## Entries shown
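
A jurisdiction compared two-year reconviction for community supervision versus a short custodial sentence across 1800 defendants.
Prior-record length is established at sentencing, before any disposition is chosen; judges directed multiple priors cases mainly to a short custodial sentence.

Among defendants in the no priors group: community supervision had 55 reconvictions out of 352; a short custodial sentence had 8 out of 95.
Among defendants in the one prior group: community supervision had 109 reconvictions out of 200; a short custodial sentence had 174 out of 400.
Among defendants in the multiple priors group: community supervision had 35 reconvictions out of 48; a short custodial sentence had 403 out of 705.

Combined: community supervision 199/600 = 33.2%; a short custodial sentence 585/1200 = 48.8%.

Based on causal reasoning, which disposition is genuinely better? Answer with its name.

Nothing the disposition does changes prior-record length; the imbalance is an allocation artefact. With prior-record length also predicting the outcome, the pooled figure is confounded, and the within-stratum comparison is the causal one.
Within each level — no priors: 15.6% vs 8.4%; one prior: 54.5% vs 43.5%; multiple priors: 72.9% vs 57.2% — a short custodial sentence is lower every time.

a short custodial sentence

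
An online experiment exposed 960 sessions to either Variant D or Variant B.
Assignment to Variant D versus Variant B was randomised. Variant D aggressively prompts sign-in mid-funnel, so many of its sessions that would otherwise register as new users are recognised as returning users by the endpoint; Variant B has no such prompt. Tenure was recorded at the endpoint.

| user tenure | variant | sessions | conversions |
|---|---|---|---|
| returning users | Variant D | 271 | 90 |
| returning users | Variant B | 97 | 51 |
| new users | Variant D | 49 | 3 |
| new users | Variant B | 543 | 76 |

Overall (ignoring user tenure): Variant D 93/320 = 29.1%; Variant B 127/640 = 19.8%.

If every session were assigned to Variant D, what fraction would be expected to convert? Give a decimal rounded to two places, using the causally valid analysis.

User tenure lies on the pathway variant → user tenure → outcome, so adjusting for it blocks the indirect effect. For the total causal effect of variant, use the unadjusted pooled rates.
So P(outcome | do(Variant D)) is just the pooled rate for Variant D: 93/320 = 0.291.

0.29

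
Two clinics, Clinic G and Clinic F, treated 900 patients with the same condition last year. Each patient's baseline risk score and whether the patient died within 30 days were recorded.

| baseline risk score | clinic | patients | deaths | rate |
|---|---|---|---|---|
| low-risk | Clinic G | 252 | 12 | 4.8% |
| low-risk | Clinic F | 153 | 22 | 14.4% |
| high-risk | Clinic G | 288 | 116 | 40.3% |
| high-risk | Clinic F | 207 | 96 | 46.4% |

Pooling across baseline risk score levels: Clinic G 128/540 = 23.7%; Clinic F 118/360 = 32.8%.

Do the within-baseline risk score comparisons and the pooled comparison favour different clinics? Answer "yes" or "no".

Within each baseline risk score level (low-risk 4.8% vs 14.4%; high-risk 40.3% vs 46.4%), Clinic G has the lower rate every time. Pooled: 23.7% vs 32.8% — Clinic G has the lower rate overall. They agree.

no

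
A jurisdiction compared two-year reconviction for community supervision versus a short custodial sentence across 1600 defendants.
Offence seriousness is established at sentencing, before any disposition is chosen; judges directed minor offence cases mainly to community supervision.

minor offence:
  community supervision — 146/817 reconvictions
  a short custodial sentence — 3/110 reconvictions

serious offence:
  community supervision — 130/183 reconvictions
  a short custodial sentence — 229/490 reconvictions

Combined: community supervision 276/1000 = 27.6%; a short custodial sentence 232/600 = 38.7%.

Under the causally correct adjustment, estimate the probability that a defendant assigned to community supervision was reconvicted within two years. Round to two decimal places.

0.40

Within every offence seriousness level a short custodial sentence has the lower rate, yet pooled community supervision does — Simpson's reversal.
Since offence seriousness is a pre-existing factor (not a product of the disposition) and it affects the outcome on its own, it is a confounder. The stratified rates, not the pooled rate, identify the causal effect.
Standardising community supervision to the population offence seriousness mix: 0.579·146/817 + 0.421·130/183 = 0.402.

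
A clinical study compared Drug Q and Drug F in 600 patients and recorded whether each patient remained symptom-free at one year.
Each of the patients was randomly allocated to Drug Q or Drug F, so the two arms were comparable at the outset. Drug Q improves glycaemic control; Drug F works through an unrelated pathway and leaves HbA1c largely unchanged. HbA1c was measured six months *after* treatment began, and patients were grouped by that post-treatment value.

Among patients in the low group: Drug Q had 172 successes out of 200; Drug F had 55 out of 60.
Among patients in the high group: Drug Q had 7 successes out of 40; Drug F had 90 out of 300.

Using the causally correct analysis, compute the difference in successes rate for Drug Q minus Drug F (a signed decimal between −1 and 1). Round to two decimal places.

Within every HbA1c level Drug F has the higher rate, yet pooled Drug Q does — Simpson's reversal.
Because the drug influences HbA1c, HbA1c is a post-treatment mediator, not a confounder. Stratifying on it would bias the estimate; the causal effect is the crude pooled difference.
The causal difference is the pooled difference: 0.746 − 0.403 = +0.343.

+0.34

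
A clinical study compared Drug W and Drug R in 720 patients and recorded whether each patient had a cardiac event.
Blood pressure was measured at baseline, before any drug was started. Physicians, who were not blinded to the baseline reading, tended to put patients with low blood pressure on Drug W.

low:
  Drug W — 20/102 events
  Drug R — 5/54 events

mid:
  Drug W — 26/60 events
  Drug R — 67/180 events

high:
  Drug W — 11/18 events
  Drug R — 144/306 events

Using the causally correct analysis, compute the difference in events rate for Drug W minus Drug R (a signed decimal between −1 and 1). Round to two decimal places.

Blood pressure is set before the drug has any effect — it is not caused by the drug — and it independently drives the outcome. That makes it a confounder, so the causal comparison is within blood pressure levels.
Adjusting over the population distribution of blood pressure: 0.217·(0.196−0.093) + 0.333·(0.433−0.372) + 0.450·(0.611−0.471) = +0.106.

+0.11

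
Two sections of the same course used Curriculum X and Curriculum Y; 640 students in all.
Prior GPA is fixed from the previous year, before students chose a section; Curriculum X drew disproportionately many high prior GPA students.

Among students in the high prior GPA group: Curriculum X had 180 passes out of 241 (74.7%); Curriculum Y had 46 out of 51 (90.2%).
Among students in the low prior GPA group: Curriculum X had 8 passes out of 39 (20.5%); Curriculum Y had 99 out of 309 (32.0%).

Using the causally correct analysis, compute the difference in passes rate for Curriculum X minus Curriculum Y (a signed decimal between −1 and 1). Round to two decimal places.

-0.13

The imbalance in prior GPA band arose from how students were allocated, not from anything the teaching method did; and prior GPA band independently affects the outcome. The pooled gap is confounded — condition on prior GPA band.
Adjusting over the population distribution of prior GPA band: 0.456·(0.747−0.902) + 0.544·(0.205−0.320) = -0.133.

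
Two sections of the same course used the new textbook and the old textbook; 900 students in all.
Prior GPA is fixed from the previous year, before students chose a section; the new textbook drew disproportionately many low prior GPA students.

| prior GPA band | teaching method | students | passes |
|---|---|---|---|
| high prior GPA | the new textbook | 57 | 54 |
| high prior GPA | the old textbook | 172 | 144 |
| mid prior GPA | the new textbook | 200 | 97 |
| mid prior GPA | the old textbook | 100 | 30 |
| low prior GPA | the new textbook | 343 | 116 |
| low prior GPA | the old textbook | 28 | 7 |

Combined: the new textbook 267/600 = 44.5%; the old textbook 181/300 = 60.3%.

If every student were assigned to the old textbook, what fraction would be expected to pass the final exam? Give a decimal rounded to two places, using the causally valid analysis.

Prior GPA band satisfies the back-door criterion: it is not a descendant of the teaching method, and it blocks the spurious path from teaching method to outcome. Adjusting for it (i.e., using the within-prior GPA band rates) gives the causal effect.
Standardising the old textbook to the population prior GPA band mix: 0.254·144/172 + 0.333·30/100 + 0.412·7/28 = 0.416.

0.42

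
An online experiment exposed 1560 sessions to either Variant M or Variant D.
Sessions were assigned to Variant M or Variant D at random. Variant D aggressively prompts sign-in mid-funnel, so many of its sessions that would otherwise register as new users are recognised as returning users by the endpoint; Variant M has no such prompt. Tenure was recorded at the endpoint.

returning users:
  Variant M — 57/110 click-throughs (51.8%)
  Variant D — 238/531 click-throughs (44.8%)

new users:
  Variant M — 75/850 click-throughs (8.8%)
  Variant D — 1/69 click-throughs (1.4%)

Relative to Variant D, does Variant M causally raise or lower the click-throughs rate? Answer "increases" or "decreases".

User tenure here is a post-treatment variable shaped by the variant; conditioning on it would introduce bias rather than remove it. The overall comparison is the causal one.
Pooled: Variant M 13.8% vs Variant D 39.8%; Variant D is higher overall.

decreases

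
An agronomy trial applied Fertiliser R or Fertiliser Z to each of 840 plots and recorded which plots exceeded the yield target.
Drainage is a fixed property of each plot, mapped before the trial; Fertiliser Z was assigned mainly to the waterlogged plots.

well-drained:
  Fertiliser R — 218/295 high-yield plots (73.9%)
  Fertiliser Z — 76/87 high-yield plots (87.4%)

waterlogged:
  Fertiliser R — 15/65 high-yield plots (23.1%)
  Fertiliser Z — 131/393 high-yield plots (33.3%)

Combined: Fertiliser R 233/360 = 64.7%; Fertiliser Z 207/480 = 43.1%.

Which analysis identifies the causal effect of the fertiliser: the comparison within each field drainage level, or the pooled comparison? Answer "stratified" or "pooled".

Nothing the fertiliser does changes field drainage; the imbalance is an allocation artefact. With field drainage also predicting the outcome, the pooled figure is confounded, and the within-stratum comparison is the causal one.
Within each level — well-drained: 73.9% vs 87.4%; waterlogged: 23.1% vs 33.3% — Fertiliser Z is higher every time.

stratified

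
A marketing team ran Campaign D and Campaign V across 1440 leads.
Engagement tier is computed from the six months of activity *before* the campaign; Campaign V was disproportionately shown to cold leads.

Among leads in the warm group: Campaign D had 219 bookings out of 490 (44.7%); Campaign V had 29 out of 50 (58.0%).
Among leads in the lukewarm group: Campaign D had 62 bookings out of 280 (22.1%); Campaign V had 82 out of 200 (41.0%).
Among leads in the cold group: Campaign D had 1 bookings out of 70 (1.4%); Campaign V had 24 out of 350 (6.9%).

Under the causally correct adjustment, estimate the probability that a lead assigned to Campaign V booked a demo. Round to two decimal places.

0.37

Since engagement tier is a pre-existing factor (not a product of the campaign) and it affects the outcome on its own, it is a confounder. The stratified rates, not the pooled rate, identify the causal effect.
Standardising Campaign V to the population engagement tier mix: 0.375·29/50 + 0.333·82/200 + 0.292·24/350 = 0.374.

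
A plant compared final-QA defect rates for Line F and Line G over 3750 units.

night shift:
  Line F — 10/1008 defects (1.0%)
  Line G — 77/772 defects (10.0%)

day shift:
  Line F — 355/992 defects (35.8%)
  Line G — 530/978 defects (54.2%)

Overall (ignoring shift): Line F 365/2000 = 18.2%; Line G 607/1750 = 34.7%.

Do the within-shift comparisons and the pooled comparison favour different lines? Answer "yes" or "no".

no

Within each shift level (night shift 1.0% vs 10.0%; day shift 35.8% vs 54.2%), Line F has the lower rate every time. Pooled: 18.2% vs 34.7% — Line F has the lower rate overall. They agree.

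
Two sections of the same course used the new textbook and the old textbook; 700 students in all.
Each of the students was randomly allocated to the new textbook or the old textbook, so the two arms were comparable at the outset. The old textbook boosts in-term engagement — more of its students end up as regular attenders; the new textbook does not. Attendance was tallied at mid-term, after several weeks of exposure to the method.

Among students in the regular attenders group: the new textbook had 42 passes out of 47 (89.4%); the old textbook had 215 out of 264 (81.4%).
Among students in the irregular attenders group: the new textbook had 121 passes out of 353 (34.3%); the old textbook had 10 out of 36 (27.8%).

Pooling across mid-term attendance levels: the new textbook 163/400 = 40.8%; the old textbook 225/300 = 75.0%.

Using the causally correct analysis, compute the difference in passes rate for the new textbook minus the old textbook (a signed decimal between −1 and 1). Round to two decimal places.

Mid-term attendance lies on the pathway teaching method → mid-term attendance → outcome, so adjusting for it blocks the indirect effect. For the total causal effect of teaching method, use the unadjusted pooled rates.
The causal difference is the pooled difference: 0.407 − 0.750 = -0.343.

-0.34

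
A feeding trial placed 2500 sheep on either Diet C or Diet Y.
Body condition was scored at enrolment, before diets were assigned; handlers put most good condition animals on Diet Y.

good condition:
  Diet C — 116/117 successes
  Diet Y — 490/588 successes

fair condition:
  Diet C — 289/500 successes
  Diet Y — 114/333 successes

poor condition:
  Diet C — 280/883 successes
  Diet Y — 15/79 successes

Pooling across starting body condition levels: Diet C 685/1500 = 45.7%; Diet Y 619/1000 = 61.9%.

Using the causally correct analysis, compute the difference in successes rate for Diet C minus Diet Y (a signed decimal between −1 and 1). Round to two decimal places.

+0.17

Nothing the diet does changes starting body condition; the imbalance is an allocation artefact. With starting body condition also predicting the outcome, the pooled figure is confounded, and the within-stratum comparison is the causal one.
Adjusting over the population distribution of starting body condition: 0.282·(0.991−0.833) + 0.333·(0.578−0.342) + 0.385·(0.317−0.190) = +0.172.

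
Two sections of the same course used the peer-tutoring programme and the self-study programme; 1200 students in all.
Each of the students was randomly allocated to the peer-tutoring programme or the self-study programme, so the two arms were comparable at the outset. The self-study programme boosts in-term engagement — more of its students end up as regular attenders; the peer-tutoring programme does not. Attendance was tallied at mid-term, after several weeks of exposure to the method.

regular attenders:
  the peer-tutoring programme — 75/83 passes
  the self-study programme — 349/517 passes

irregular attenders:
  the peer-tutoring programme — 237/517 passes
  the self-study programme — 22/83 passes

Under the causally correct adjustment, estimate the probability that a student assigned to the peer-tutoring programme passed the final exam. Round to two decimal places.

0.52

Mid-term attendance here is a post-treatment variable shaped by the teaching method; conditioning on it would introduce bias rather than remove it. The overall comparison is the causal one.
So P(outcome | do(the peer-tutoring programme)) is just the pooled rate for the peer-tutoring programme: 312/600 = 0.520.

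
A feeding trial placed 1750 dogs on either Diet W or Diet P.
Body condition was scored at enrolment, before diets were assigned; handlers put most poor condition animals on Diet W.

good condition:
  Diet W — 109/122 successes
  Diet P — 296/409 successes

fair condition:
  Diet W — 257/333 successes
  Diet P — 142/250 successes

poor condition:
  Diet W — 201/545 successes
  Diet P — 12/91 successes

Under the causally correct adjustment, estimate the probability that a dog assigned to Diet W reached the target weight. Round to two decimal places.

0.66

Starting body condition satisfies the back-door criterion: it is not a descendant of the diet, and it blocks the spurious path from diet to outcome. Adjusting for it (i.e., using the within-starting body condition rates) gives the causal effect.
Standardising Diet W to the population starting body condition mix: 0.303·109/122 + 0.333·257/333 + 0.363·201/545 = 0.662.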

## Exercise aim
Retype the records above exactly, from their first line through the line that contains "Overall (ignoring user", and stop there.

## Answer to this exercise
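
A jurisdiction compared two-year reconviction for community supervision versus a short custodial sentence across 1800 defendants.
Prior-record length is established at sentencing, before any disposition is chosen; judges directed multiple priors cases mainly to a short custodial sentence.

Among defendants in the no priors group: community supervision had 55 reconvictions out of 352; a short custodial sentence had 8 out of 95.
Among defendants in the one prior group: community supervision had 109 reconvictions out of 200; a short custodial sentence had 174 out of 400.
Among defendants in the multiple priors group: community supervision had 35 reconvictions out of 48; a short custodial sentence had 403 out of 705.

Combined: community supervision 199/600 = 33.2%; a short custodial sentence 585/1200 = 48.8%.

Based on causal reasoning, which disposition is genuinely better? Answer with its name.

Nothing the disposition does changes prior-record length; the imbalance is an allocation artefact. With prior-record length also predicting the outcome, the pooled figure is confounded, and the within-stratum comparison is the causal one.
Within each level — no priors: 15.6% vs 8.4%; one prior: 54.5% vs 43.5%; multiple priors: 72.9% vs 57.2% — a short custodial sentence is lower every time.

a short custodial sentence

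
An online experiment exposed 960 sessions to either Variant D or Variant B.
Assignment to Variant D versus Variant B was randomised. Variant D aggressively prompts sign-in mid-funnel, so many of its sessions that would otherwise register as new users are recognised as returning users by the endpoint; Variant B has no such prompt. Tenure was recorded at the endpoint.

| user tenure | variant | sessions | conversions |
|---|---|---|---|
| returning users | Variant D | 271 | 90 |
| returning users | Variant B | 97 | 51 |
| new users | Variant D | 49 | 3 |
| new users | Variant B | 543 | 76 |

Overall (ignoring user tenure): Variant D 93/320 = 29.1%; Variant B 127/640 = 19.8%.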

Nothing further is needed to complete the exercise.